> _What you should do_
This exercise needs the complete data reproduced exactly.

Stored data entries

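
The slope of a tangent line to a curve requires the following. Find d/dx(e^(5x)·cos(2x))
Product rule: (fg)'=f'g+fg'
f=e^(5x), f'=5·e^(5x)
g=cos(2x), g'=-2·sin(2x)

Answer: 5·e^(5x)·cos(2x)-2·e^(5x)·sin(2x)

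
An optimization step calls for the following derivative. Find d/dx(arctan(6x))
d/dx[arctan(u)]=u'/(1+u²), u=6x, u'=6

Answer: 6/(1+36x²)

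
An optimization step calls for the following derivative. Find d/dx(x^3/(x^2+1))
Quotient rule: (f/g)' = (f'g - fg')/g²
f = x^3, f' = 3x^2
g = x^2 + 1, g' = 2x

Answer: (3x^2·(x^2 + 1) - 2x^4)/(x^2 + 1)²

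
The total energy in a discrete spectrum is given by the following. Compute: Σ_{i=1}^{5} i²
Using formula: Σ i^2 = n(n + 1)(2n + 1)/6 = 5·6·11/6 = 55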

> _Task output_
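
The slope of a tangent line to a curve requires the following. Find d/dx(e^(5x)·cos(2x))
Product rule: (fg)'=f'g+fg'
f=e^(5x), f'=5·e^(5x)
g=cos(2x), g'=-2·sin(2x)

Answer: 5·e^(5x)·cos(2x)-2·e^(5x)·sin(2x)

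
An optimization step calls for the following derivative. Find d/dx(arctan(6x))
d/dx[arctan(u)]=u'/(1+u²), u=6x, u'=6

Answer: 6/(1+36x²)

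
An optimization step calls for the following derivative. Find d/dx(x^3/(x^2+1))
Quotient rule: (f/g)' = (f'g - fg')/g²
f = x^3, f' = 3x^2
g = x^2 + 1, g' = 2x

Answer: (3x^2·(x^2 + 1) - 2x^4)/(x^2 + 1)²

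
The total energy in a discrete spectrum is given by the following. Compute: Σ_{i=1}^{5} i²
Using formula: Σ i^2 = n(n + 1)(2n + 1)/6 = 5·6·11/6 = 55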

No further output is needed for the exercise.